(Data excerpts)
_ _ _ _

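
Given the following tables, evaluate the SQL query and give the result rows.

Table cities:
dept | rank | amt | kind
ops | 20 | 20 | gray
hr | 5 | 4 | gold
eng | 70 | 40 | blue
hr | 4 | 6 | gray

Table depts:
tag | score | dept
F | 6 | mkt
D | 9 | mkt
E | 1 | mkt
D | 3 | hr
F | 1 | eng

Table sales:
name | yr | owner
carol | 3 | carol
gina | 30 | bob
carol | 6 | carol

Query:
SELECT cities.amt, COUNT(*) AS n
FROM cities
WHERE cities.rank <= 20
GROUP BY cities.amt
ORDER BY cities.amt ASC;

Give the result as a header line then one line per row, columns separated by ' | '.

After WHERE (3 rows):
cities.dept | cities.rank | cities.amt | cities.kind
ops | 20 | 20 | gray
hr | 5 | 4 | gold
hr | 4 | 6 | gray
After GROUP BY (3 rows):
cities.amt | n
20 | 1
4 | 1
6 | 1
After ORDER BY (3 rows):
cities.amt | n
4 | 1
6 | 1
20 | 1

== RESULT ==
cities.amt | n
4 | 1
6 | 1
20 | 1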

_ _ _ _

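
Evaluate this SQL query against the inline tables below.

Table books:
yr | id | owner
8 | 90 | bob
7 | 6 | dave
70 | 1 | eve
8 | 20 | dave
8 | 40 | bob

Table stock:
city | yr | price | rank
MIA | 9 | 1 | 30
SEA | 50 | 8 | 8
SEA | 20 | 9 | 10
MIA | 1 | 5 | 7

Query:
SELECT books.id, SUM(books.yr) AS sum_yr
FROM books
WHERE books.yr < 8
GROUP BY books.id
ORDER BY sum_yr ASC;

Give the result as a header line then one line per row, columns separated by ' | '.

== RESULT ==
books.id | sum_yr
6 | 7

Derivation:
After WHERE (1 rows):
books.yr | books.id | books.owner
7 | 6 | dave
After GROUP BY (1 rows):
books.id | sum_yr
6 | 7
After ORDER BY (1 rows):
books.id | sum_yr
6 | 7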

_ _ _ _

- **Directions for this task**: Read the lines above. Gather those in which the string "SELECT" is found.

- **Completed exercise**:
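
SELECT cities.amt, COUNT(*) AS n
SELECT books.id, SUM(books.yr) AS sum_yr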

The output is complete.